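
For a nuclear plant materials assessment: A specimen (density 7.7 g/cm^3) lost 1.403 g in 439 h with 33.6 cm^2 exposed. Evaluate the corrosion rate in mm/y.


Apply the mm/y weight-loss relation: CR = 87600 * W / (D * A * T)
Numerator: 87600 * 1.403 = 122902.8
Denominator: 7.7 * 33.6 * 439 = 113578.08
CR = 122902.8 / 113578.08 = 1.0821 mm/y

1.0821 mm/y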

+++++

**YOUR GOAL**: Answer by repeating every line of the listing exactly.

**ANSWER SPACE**:
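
For a nuclear plant materials assessment: A specimen (density 7.7 g/cm^3) lost 1.403 g in 439 h with 33.6 cm^2 exposed. Evaluate the corrosion rate in mm/y.


Apply the mm/y weight-loss relation: CR = 87600 * W / (D * A * T)
Numerator: 87600 * 1.403 = 122902.8
Denominator: 7.7 * 33.6 * 439 = 113578.08
CR = 122902.8 / 113578.08 = 1.0821 mm/y

1.0821 mm/y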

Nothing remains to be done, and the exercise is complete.